Stored items
******************************

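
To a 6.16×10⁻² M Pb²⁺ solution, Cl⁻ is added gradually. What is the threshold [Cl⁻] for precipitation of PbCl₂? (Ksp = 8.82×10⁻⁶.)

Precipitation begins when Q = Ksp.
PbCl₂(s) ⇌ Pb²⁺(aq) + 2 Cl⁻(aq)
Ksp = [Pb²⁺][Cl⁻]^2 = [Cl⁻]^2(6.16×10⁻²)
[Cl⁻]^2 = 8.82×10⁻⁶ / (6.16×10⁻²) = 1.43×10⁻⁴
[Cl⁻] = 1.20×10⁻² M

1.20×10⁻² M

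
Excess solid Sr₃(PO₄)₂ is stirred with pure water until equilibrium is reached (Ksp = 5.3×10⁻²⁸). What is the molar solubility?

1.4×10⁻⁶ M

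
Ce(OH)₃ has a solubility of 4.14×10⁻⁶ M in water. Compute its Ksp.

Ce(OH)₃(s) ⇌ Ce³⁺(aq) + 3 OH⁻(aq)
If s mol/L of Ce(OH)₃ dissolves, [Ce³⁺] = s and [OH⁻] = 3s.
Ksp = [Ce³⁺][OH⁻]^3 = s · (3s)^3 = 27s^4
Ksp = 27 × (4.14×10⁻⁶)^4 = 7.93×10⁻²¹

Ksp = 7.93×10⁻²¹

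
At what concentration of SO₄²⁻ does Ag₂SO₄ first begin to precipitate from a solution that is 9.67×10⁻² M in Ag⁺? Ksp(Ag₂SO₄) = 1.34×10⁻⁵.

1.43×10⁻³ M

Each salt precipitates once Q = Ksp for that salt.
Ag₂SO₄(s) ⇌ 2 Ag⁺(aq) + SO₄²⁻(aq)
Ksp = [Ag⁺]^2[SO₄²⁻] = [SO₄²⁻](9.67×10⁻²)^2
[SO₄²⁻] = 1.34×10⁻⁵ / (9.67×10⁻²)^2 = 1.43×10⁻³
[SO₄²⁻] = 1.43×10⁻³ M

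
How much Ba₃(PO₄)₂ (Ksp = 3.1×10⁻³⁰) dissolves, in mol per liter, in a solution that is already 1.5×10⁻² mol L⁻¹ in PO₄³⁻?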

******************************

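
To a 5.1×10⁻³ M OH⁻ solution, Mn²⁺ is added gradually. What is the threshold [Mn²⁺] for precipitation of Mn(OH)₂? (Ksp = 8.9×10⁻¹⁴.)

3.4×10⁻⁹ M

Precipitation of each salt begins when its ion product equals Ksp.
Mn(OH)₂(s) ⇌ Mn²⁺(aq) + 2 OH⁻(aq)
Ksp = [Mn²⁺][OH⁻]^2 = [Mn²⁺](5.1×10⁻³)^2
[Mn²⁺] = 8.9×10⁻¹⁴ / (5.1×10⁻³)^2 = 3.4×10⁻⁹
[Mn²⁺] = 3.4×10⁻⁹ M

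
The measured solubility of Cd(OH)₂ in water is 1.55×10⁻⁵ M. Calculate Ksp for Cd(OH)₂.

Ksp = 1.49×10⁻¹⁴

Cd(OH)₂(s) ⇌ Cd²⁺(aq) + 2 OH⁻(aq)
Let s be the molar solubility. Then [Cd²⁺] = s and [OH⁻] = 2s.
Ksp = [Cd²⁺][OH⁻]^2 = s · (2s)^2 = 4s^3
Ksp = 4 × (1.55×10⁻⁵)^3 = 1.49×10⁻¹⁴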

******************************

Exercise objective: As the answer, set down only the lines from the data above between the one holding "Excess solid Sr₃(PO₄)₂" and the one holding "How much Ba₃(PO₄)₂", inclusive, exactly as they read.

Solution to this exercise:
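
Excess solid Sr₃(PO₄)₂ is stirred with pure water until equilibrium is reached (Ksp = 5.3×10⁻²⁸). What is the molar solubility?

1.4×10⁻⁶ M

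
Ce(OH)₃ has a solubility of 4.14×10⁻⁶ M in water. Compute its Ksp.

Ce(OH)₃(s) ⇌ Ce³⁺(aq) + 3 OH⁻(aq)
If s mol/L of Ce(OH)₃ dissolves, [Ce³⁺] = s and [OH⁻] = 3s.
Ksp = [Ce³⁺][OH⁻]^3 = s · (3s)^3 = 27s^4
Ksp = 27 × (4.14×10⁻⁶)^4 = 7.93×10⁻²¹

Ksp = 7.93×10⁻²¹

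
At what concentration of SO₄²⁻ does Ag₂SO₄ first begin to precipitate from a solution that is 9.67×10⁻² M in Ag⁺? Ksp(Ag₂SO₄) = 1.34×10⁻⁵.

1.43×10⁻³ M

Each salt precipitates once Q = Ksp for that salt.
Ag₂SO₄(s) ⇌ 2 Ag⁺(aq) + SO₄²⁻(aq)
Ksp = [Ag⁺]^2[SO₄²⁻] = [SO₄²⁻](9.67×10⁻²)^2
[SO₄²⁻] = 1.34×10⁻⁵ / (9.67×10⁻²)^2 = 1.43×10⁻³
[SO₄²⁻] = 1.43×10⁻³ M

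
How much Ba₃(PO₄)₂ (Ksp = 3.1×10⁻³⁰) dissolves, in mol per liter, in a solution that is already 1.5×10⁻² mol L⁻¹ in PO₄³⁻?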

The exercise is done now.